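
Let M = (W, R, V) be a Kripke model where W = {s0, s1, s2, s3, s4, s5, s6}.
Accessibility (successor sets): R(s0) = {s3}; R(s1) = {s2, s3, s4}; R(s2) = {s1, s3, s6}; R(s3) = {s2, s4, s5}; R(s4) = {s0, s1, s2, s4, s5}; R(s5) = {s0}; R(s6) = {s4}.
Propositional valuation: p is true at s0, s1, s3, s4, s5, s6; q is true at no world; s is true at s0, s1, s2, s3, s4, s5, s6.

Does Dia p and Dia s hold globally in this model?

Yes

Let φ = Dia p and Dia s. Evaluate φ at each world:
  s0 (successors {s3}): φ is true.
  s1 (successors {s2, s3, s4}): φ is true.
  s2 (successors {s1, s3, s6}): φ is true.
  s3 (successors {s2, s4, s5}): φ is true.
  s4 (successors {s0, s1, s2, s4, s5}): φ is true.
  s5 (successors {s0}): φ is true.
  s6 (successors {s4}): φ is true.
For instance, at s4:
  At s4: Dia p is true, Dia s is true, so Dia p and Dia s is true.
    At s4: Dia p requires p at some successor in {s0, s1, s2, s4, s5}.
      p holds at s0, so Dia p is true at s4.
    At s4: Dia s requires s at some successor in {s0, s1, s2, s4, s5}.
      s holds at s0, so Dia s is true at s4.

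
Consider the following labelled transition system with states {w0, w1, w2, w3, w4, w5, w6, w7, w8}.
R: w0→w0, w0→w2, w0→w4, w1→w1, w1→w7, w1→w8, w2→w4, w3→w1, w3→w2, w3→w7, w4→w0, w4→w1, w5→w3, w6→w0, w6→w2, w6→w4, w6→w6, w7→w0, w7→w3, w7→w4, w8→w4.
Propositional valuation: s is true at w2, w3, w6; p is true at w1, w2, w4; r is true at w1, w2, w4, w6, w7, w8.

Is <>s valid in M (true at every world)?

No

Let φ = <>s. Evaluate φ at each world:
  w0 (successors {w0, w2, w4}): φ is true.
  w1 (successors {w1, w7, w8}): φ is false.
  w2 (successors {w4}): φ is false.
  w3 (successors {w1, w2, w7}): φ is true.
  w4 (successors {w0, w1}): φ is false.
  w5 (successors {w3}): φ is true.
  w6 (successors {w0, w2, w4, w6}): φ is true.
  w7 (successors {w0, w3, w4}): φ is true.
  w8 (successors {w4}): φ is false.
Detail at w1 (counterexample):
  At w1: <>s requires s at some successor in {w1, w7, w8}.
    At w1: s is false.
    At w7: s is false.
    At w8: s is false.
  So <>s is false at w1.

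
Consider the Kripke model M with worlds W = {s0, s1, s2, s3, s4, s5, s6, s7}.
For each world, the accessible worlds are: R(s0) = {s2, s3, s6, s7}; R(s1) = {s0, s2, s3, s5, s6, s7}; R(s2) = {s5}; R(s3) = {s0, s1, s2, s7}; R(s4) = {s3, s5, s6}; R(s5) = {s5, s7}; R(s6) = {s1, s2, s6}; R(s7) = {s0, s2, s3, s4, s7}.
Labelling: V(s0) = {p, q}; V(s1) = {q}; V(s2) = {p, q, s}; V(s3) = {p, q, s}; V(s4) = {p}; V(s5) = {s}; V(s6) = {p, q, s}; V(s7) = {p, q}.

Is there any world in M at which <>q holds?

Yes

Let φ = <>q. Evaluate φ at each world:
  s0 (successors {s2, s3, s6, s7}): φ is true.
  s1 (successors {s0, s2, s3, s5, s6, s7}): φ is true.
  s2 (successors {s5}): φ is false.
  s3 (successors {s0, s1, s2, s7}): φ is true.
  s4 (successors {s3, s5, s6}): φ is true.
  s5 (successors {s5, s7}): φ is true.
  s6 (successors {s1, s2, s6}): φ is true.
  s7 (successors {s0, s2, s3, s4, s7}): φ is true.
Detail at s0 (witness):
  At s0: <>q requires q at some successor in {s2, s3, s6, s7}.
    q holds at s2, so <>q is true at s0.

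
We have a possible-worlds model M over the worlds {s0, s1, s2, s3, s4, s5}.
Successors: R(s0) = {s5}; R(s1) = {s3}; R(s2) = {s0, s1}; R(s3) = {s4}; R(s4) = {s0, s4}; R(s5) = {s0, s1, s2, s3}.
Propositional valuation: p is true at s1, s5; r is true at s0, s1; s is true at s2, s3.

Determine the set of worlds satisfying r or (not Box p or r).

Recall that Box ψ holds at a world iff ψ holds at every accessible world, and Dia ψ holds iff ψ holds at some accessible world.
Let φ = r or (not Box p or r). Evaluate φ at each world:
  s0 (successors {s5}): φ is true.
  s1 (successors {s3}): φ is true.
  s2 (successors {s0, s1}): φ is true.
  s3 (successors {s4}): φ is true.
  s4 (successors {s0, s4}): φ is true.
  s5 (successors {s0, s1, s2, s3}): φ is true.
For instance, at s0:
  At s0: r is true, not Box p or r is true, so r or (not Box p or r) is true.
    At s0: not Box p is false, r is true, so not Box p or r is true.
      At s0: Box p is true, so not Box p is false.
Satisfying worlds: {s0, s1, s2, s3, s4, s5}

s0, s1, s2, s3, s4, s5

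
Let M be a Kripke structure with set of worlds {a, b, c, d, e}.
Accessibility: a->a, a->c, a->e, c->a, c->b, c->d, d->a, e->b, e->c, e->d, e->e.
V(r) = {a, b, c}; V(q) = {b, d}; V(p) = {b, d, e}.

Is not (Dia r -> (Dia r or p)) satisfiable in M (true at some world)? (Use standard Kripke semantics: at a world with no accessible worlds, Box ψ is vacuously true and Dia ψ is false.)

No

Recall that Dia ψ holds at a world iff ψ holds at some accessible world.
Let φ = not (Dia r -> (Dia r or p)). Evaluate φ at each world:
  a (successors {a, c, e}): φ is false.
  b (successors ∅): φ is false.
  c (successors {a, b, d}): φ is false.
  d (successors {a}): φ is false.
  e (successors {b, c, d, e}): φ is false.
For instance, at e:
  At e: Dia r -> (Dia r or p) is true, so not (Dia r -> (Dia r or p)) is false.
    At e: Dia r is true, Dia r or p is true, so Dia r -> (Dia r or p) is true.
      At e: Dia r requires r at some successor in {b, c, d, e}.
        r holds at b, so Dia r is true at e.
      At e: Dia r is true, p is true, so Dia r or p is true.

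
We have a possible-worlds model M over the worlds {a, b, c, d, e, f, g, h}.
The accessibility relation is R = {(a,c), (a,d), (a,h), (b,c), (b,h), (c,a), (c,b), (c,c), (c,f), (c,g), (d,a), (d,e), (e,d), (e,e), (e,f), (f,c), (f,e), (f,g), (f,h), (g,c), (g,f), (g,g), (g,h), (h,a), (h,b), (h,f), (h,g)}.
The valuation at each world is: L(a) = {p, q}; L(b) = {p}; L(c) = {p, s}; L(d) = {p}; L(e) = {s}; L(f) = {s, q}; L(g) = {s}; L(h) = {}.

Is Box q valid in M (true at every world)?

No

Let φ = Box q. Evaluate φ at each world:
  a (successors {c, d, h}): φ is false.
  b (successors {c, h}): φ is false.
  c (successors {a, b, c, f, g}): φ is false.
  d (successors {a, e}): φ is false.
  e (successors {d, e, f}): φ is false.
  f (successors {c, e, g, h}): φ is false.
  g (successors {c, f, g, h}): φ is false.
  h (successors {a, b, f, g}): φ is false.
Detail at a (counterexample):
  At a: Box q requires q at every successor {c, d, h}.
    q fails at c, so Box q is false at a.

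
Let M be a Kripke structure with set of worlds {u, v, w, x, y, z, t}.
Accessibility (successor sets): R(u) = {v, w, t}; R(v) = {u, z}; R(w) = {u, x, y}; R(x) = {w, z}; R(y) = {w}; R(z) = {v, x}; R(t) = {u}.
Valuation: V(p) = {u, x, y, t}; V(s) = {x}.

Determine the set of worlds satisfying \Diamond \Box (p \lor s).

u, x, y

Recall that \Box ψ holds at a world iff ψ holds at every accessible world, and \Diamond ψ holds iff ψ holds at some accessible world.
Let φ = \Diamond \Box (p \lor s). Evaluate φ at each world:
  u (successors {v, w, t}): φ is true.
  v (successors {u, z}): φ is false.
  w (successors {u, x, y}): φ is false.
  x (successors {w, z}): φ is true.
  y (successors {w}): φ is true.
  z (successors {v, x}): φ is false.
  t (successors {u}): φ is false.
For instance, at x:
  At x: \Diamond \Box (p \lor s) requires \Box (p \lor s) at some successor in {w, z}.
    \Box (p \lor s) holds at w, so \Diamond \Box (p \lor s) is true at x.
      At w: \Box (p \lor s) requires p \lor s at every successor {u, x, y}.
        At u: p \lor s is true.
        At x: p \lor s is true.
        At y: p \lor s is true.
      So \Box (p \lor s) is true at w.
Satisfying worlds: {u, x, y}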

[THE TASK] Scan the records above and show every line in which the word "over" occurs.

[SOLUTION BELOW]
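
We have a possible-worlds model M over the worlds {s0, s1, s2, s3, s4, s5}.
We have a possible-worlds model M over the worlds {a, b, c, d, e, f, g, h}.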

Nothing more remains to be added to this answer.